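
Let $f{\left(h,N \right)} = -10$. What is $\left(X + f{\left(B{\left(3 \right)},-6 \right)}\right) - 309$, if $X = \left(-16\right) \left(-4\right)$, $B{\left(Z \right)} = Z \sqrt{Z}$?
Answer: $-255$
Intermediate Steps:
$B{\left(Z \right)} = Z^{\frac{3}{2}}$
$X = 64$
$\left(X + f{\left(B{\left(3 \right)},-6 \right)}\right) - 309 = \left(64 - 10\right) - 309 = 54 - 309 = -255$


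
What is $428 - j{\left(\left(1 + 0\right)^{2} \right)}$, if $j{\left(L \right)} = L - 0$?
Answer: $427$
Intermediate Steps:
$j{\left(L \right)} = L$ ($j{\left(L \right)} = L + 0 = L$)
$428 - j{\left(\left(1 + 0\right)^{2} \right)} = 428 - \left(1 + 0\right)^{2} = 428 - 1^{2} = 428 - 1 = 427$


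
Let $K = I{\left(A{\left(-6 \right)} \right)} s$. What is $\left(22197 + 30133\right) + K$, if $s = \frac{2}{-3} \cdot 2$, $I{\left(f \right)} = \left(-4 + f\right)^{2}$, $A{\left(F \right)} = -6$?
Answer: $\frac{156590}{3} \approx 52197.0$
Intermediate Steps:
$s = - \frac{4}{3}$ ($s = 2 \left(- \frac{1}{3}\right) 2 = \left(- \frac{2}{3}\right) 2 = - \frac{4}{3} \approx -1.3333$)
$K = - \frac{400}{3}$ ($K = \left(-4 - 6\right)^{2} \left(- \frac{4}{3}\right) = \left(-10\right)^{2} \left(- \frac{4}{3}\right) = 100 \left(- \frac{4}{3}\right) = - \frac{400}{3} \approx -133.33$)
$\left(22197 + 30133\right) + K = \left(22197 + 30133\right) - \frac{400}{3} = 52330 - \frac{400}{3} = \frac{156590}{3}$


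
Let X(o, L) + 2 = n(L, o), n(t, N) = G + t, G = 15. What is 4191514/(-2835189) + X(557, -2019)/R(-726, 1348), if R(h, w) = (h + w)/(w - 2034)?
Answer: 1949470912108/881743779 ≈ 2210.9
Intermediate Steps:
n(t, N) = 15 + t
X(o, L) = 13 + L (X(o, L) = -2 + (15 + L) = 13 + L)
R(h, w) = (h + w)/(-2034 + w)
4191514/(-2835189) + X(557, -2019)/R(-726, 1348) = 4191514/(-2835189) + (13 - 2019)/(((-726 + 1348)/(-2034 + 1348))) = 4191514*(-1/2835189) - 2006/(622/(-686)) = -4191514/2835189 - 2006/((-1/686*622)) = -4191514/2835189 - 2006/(-311/343) = -4191514/2835189 - 2006*(-343/311) = -4191514/2835189 + 688058/311 = 1949470912108/881743779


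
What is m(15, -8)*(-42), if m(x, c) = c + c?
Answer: 672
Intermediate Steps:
m(x, c) = 2*c
m(15, -8)*(-42) = (2*(-8))*(-42) = -16*(-42) = 672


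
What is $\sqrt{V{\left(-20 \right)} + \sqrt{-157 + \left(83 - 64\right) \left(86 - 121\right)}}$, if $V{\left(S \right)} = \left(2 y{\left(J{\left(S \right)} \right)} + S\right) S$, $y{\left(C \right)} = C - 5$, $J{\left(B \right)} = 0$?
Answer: $\sqrt{600 + i \sqrt{822}} \approx 24.502 + 0.58507 i$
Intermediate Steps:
$y{\left(C \right)} = -5 + C$
$V{\left(S \right)} = S \left(-10 + S\right)$ ($V{\left(S \right)} = \left(2 \left(-5 + 0\right) + S\right) S = \left(2 \left(-5\right) + S\right) S = \left(-10 + S\right) S = S \left(-10 + S\right)$)
$\sqrt{V{\left(-20 \right)} + \sqrt{-157 + \left(83 - 64\right) \left(86 - 121\right)}} = \sqrt{- 20 \left(-10 - 20\right) + \sqrt{-157 + \left(83 - 64\right) \left(86 - 121\right)}} = \sqrt{\left(-20\right) \left(-30\right) + \sqrt{-157 + 19 \left(-35\right)}} = \sqrt{600 + \sqrt{-157 - 665}} = \sqrt{600 + \sqrt{-822}} = \sqrt{600 + i \sqrt{822}}$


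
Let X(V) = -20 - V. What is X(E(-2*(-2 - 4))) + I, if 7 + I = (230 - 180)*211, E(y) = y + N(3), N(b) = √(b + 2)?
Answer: 10511 - √5 ≈ 10509.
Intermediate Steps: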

________________

Each record is to be restated word for word.

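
Let $f{\left(h,N \right)} = -10$. What is $\left(X + f{\left(B{\left(3 \right)},-6 \right)}\right) - 309$, if $X = \left(-16\right) \left(-4\right)$, $B{\left(Z \right)} = Z \sqrt{Z}$?
Answer: $-255$
Intermediate Steps:
$B{\left(Z \right)} = Z^{\frac{3}{2}}$
$X = 64$
$\left(X + f{\left(B{\left(3 \right)},-6 \right)}\right) - 309 = \left(64 - 10\right) - 309 = 54 - 309 = -255$


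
What is $428 - j{\left(\left(1 + 0\right)^{2} \right)}$, if $j{\left(L \right)} = L - 0$?
Answer: $427$
Intermediate Steps:
$j{\left(L \right)} = L$ ($j{\left(L \right)} = L + 0 = L$)
$428 - j{\left(\left(1 + 0\right)^{2} \right)} = 428 - \left(1 + 0\right)^{2} = 428 - 1^{2} = 428 - 1 = 427$


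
Let $K = I{\left(A{\left(-6 \right)} \right)} s$. What is $\left(22197 + 30133\right) + K$, if $s = \frac{2}{-3} \cdot 2$, $I{\left(f \right)} = \left(-4 + f\right)^{2}$, $A{\left(F \right)} = -6$?
Answer: $\frac{156590}{3} \approx 52197.0$
Intermediate Steps:
$s = - \frac{4}{3}$ ($s = 2 \left(- \frac{1}{3}\right) 2 = \left(- \frac{2}{3}\right) 2 = - \frac{4}{3} \approx -1.3333$)
$K = - \frac{400}{3}$ ($K = \left(-4 - 6\right)^{2} \left(- \frac{4}{3}\right) = \left(-10\right)^{2} \left(- \frac{4}{3}\right) = 100 \left(- \frac{4}{3}\right) = - \frac{400}{3} \approx -133.33$)
$\left(22197 + 30133\right) + K = \left(22197 + 30133\right) - \frac{400}{3} = 52330 - \frac{400}{3} = \frac{156590}{3}$


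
Let X(o, L) + 2 = n(L, o), n(t, N) = G + t, G = 15. What is 4191514/(-2835189) + X(557, -2019)/R(-726, 1348), if R(h, w) = (h + w)/(w - 2034)?
Answer: 1949470912108/881743779 ≈ 2210.9
Intermediate Steps:
n(t, N) = 15 + t
X(o, L) = 13 + L (X(o, L) = -2 + (15 + L) = 13 + L)
R(h, w) = (h + w)/(-2034 + w)
4191514/(-2835189) + X(557, -2019)/R(-726, 1348) = 4191514/(-2835189) + (13 - 2019)/(((-726 + 1348)/(-2034 + 1348))) = 4191514*(-1/2835189) - 2006/(622/(-686)) = -4191514/2835189 - 2006/((-1/686*622)) = -4191514/2835189 - 2006/(-311/343) = -4191514/2835189 - 2006*(-343/311) = -4191514/2835189 + 688058/311 = 1949470912108/881743779


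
What is m(15, -8)*(-42), if m(x, c) = c + c?
Answer: 672
Intermediate Steps:
m(x, c) = 2*c
m(15, -8)*(-42) = (2*(-8))*(-42) = -16*(-42) = 672


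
What is $\sqrt{V{\left(-20 \right)} + \sqrt{-157 + \left(83 - 64\right) \left(86 - 121\right)}}$, if $V{\left(S \right)} = \left(2 y{\left(J{\left(S \right)} \right)} + S\right) S$, $y{\left(C \right)} = C - 5$, $J{\left(B \right)} = 0$?
Answer: $\sqrt{600 + i \sqrt{822}} \approx 24.502 + 0.58507 i$
Intermediate Steps:
$y{\left(C \right)} = -5 + C$
$V{\left(S \right)} = S \left(-10 + S\right)$ ($V{\left(S \right)} = \left(2 \left(-5 + 0\right) + S\right) S = \left(2 \left(-5\right) + S\right) S = \left(-10 + S\right) S = S \left(-10 + S\right)$)
$\sqrt{V{\left(-20 \right)} + \sqrt{-157 + \left(83 - 64\right) \left(86 - 121\right)}} = \sqrt{- 20 \left(-10 - 20\right) + \sqrt{-157 + \left(83 - 64\right) \left(86 - 121\right)}} = \sqrt{\left(-20\right) \left(-30\right) + \sqrt{-157 + 19 \left(-35\right)}} = \sqrt{600 + \sqrt{-157 - 665}} = \sqrt{600 + \sqrt{-822}} = \sqrt{600 + i \sqrt{822}}$


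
Let X(V) = -20 - V. What is X(E(-2*(-2 - 4))) + I, if 7 + I = (230 - 180)*211, E(y) = y + N(3), N(b) = √(b + 2)?
Answer: 10511 - √5 ≈ 10509.
Intermediate Steps: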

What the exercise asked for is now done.